PROMPT.
The data below has to be returned exactly, down to the last character.
%%
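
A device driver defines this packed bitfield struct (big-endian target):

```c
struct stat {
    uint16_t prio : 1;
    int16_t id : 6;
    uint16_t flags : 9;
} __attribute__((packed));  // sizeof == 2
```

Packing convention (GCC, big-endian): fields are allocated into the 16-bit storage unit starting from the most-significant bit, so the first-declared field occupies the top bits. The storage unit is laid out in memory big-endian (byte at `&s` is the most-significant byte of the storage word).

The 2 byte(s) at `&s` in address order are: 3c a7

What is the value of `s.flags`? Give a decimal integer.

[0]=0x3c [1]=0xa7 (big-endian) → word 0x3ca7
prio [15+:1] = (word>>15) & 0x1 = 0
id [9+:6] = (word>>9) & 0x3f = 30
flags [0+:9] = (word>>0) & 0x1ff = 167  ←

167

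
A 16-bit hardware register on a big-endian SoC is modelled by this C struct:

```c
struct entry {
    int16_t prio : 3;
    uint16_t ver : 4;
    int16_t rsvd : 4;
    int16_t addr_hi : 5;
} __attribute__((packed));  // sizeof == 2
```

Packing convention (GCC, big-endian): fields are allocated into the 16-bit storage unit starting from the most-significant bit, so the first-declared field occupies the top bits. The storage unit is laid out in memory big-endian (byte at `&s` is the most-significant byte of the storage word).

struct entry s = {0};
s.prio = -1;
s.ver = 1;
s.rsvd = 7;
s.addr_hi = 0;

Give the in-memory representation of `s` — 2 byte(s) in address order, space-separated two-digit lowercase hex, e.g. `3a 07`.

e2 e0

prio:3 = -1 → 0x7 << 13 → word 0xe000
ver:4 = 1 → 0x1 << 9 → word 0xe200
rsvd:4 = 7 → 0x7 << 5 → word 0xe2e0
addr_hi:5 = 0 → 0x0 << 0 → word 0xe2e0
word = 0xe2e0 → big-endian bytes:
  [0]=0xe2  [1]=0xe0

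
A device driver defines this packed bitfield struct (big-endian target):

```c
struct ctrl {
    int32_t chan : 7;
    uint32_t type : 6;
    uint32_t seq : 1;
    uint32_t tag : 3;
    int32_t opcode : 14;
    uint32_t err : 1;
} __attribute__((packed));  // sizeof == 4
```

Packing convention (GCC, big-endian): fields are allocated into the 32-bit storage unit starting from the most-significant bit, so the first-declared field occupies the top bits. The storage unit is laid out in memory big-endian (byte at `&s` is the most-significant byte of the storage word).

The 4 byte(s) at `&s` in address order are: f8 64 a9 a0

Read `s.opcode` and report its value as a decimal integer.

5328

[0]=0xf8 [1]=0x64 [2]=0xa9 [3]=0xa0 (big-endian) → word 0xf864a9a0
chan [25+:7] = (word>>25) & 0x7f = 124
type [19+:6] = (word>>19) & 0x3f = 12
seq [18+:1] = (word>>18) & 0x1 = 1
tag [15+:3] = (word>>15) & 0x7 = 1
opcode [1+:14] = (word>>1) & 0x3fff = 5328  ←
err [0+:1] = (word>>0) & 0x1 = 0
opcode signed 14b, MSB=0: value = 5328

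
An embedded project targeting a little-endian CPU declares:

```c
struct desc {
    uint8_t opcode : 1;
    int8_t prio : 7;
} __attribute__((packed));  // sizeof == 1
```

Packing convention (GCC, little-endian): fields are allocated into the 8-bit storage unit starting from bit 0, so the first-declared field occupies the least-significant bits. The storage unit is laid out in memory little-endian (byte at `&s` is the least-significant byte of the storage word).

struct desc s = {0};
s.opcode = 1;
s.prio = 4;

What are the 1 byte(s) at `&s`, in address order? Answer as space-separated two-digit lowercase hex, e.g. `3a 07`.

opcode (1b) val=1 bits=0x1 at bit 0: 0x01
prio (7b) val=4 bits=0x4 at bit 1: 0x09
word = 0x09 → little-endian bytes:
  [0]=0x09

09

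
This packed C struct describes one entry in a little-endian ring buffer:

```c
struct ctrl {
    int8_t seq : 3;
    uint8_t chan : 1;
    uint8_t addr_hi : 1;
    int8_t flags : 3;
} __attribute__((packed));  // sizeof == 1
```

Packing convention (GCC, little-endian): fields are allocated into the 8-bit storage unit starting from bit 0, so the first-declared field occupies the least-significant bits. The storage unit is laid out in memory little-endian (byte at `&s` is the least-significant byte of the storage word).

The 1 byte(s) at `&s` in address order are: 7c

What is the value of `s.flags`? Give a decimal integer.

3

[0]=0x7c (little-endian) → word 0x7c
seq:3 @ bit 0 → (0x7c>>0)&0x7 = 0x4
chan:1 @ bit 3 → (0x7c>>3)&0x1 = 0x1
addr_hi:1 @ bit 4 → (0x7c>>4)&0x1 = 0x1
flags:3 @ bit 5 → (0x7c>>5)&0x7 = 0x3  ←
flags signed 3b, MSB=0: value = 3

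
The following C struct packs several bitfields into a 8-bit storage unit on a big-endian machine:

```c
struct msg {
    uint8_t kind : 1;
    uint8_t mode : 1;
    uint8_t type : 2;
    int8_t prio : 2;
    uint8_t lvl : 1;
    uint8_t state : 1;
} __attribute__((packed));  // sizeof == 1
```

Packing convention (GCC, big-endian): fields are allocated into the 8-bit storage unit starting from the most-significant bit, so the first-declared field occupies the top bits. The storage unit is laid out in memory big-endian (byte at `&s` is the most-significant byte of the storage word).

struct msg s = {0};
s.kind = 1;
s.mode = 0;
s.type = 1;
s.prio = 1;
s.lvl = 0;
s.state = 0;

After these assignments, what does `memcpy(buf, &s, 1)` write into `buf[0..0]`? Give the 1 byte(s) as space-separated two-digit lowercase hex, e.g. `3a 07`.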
%%
OUTPUT FOR THIS EXERCISE.
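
A device driver defines this packed bitfield struct (big-endian target):

```c
struct stat {
    uint16_t prio : 1;
    int16_t id : 6;
    uint16_t flags : 9;
} __attribute__((packed));  // sizeof == 2
```

Packing convention (GCC, big-endian): fields are allocated into the 16-bit storage unit starting from the most-significant bit, so the first-declared field occupies the top bits. The storage unit is laid out in memory big-endian (byte at `&s` is the most-significant byte of the storage word).

The 2 byte(s) at `&s` in address order are: 3c a7

What is the value of `s.flags`? Give a decimal integer.

[0]=0x3c [1]=0xa7 (big-endian) → word 0x3ca7
prio [15+:1] = (word>>15) & 0x1 = 0
id [9+:6] = (word>>9) & 0x3f = 30
flags [0+:9] = (word>>0) & 0x1ff = 167  ←

167

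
A 16-bit hardware register on a big-endian SoC is modelled by this C struct:

```c
struct entry {
    int16_t prio : 3;
    uint16_t ver : 4;
    int16_t rsvd : 4;
    int16_t addr_hi : 5;
} __attribute__((packed));  // sizeof == 2
```

Packing convention (GCC, big-endian): fields are allocated into the 16-bit storage unit starting from the most-significant bit, so the first-declared field occupies the top bits. The storage unit is laid out in memory big-endian (byte at `&s` is the most-significant byte of the storage word).

struct entry s = {0};
s.prio = -1;
s.ver = 1;
s.rsvd = 7;
s.addr_hi = 0;

Give the in-memory representation of `s` — 2 byte(s) in address order, space-separated two-digit lowercase hex, e.g. `3a 07`.

e2 e0

prio:3 = -1 → 0x7 << 13 → word 0xe000
ver:4 = 1 → 0x1 << 9 → word 0xe200
rsvd:4 = 7 → 0x7 << 5 → word 0xe2e0
addr_hi:5 = 0 → 0x0 << 0 → word 0xe2e0
word = 0xe2e0 → big-endian bytes:
  [0]=0xe2  [1]=0xe0

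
A device driver defines this packed bitfield struct (big-endian target):

```c
struct ctrl {
    int32_t chan : 7;
    uint32_t type : 6;
    uint32_t seq : 1;
    uint32_t tag : 3;
    int32_t opcode : 14;
    uint32_t err : 1;
} __attribute__((packed));  // sizeof == 4
```

Packing convention (GCC, big-endian): fields are allocated into the 32-bit storage unit starting from the most-significant bit, so the first-declared field occupies the top bits. The storage unit is laid out in memory big-endian (byte at `&s` is the most-significant byte of the storage word).

The 4 byte(s) at `&s` in address order are: f8 64 a9 a0

Read `s.opcode` and report its value as a decimal integer.

5328

[0]=0xf8 [1]=0x64 [2]=0xa9 [3]=0xa0 (big-endian) → word 0xf864a9a0
chan [25+:7] = (word>>25) & 0x7f = 124
type [19+:6] = (word>>19) & 0x3f = 12
seq [18+:1] = (word>>18) & 0x1 = 1
tag [15+:3] = (word>>15) & 0x7 = 1
opcode [1+:14] = (word>>1) & 0x3fff = 5328  ←
err [0+:1] = (word>>0) & 0x1 = 0
opcode signed 14b, MSB=0: value = 5328

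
An embedded project targeting a little-endian CPU declares:

```c
struct desc {
    uint8_t opcode : 1;
    int8_t prio : 7;
} __attribute__((packed));  // sizeof == 1
```

Packing convention (GCC, little-endian): fields are allocated into the 8-bit storage unit starting from bit 0, so the first-declared field occupies the least-significant bits. The storage unit is laid out in memory little-endian (byte at `&s` is the least-significant byte of the storage word).

struct desc s = {0};
s.opcode = 1;
s.prio = 4;

What are the 1 byte(s) at `&s`, in address order? Answer as space-separated two-digit lowercase hex, e.g. `3a 07`.

opcode (1b) val=1 bits=0x1 at bit 0: 0x01
prio (7b) val=4 bits=0x4 at bit 1: 0x09
word = 0x09 → little-endian bytes:
  [0]=0x09

09

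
This packed C struct describes one entry in a little-endian ring buffer:

```c
struct ctrl {
    int8_t seq : 3;
    uint8_t chan : 1;
    uint8_t addr_hi : 1;
    int8_t flags : 3;
} __attribute__((packed));  // sizeof == 1
```

Packing convention (GCC, little-endian): fields are allocated into the 8-bit storage unit starting from bit 0, so the first-declared field occupies the least-significant bits. The storage unit is laid out in memory little-endian (byte at `&s` is the least-significant byte of the storage word).

The 1 byte(s) at `&s` in address order are: 7c

What is the value of `s.flags`? Give a decimal integer.

3

[0]=0x7c (little-endian) → word 0x7c
seq:3 @ bit 0 → (0x7c>>0)&0x7 = 0x4
chan:1 @ bit 3 → (0x7c>>3)&0x1 = 0x1
addr_hi:1 @ bit 4 → (0x7c>>4)&0x1 = 0x1
flags:3 @ bit 5 → (0x7c>>5)&0x7 = 0x3  ←
flags signed 3b, MSB=0: value = 3

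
The following C struct packs several bitfields into a 8-bit storage unit on a big-endian machine:

```c
struct msg {
    uint8_t kind : 1;
    uint8_t mode : 1;
    uint8_t type : 2;
    int8_t prio : 2;
    uint8_t lvl : 1;
    uint8_t state : 1;
} __attribute__((packed));  // sizeof == 1
```

Packing convention (GCC, big-endian): fields are allocated into the 8-bit storage unit starting from the most-significant bit, so the first-declared field occupies the top bits. The storage unit is laid out in memory big-endian (byte at `&s` is the most-significant byte of the storage word).

struct msg s = {0};
s.kind = 1;
s.mode = 0;
s.type = 1;
s.prio = 1;
s.lvl = 0;
s.state = 0;

After these assignments, what does `memcpy(buf, &s, 1)` write into `buf[0..0]`? Give the 1 byte(s) as space-separated two-digit lowercase hex, e.g. `3a 07`.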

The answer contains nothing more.